__Data section__
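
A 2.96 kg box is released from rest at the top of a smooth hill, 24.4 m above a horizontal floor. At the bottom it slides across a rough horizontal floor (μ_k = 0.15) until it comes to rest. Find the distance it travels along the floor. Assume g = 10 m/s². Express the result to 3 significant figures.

d = 163 m

Energy bookkeeping (friction removes W_f = μ_k N d):
At rest all PE has been dissipated by friction: mgh = μ_k m g d
d = h/μ_k = 24.4/0.15 = 162.7 m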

__What is expected__
Exactly as they appear above, transcribe the records in full.

__Output of the task__
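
A 2.96 kg box is released from rest at the top of a smooth hill, 24.4 m above a horizontal floor. At the bottom it slides across a rough horizontal floor (μ_k = 0.15) until it comes to rest. Find the distance it travels along the floor. Assume g = 10 m/s². Express the result to 3 significant figures.

d = 163 m

Energy bookkeeping (friction removes W_f = μ_k N d):
At rest all PE has been dissipated by friction: mgh = μ_k m g d
d = h/μ_k = 24.4/0.15 = 162.7 m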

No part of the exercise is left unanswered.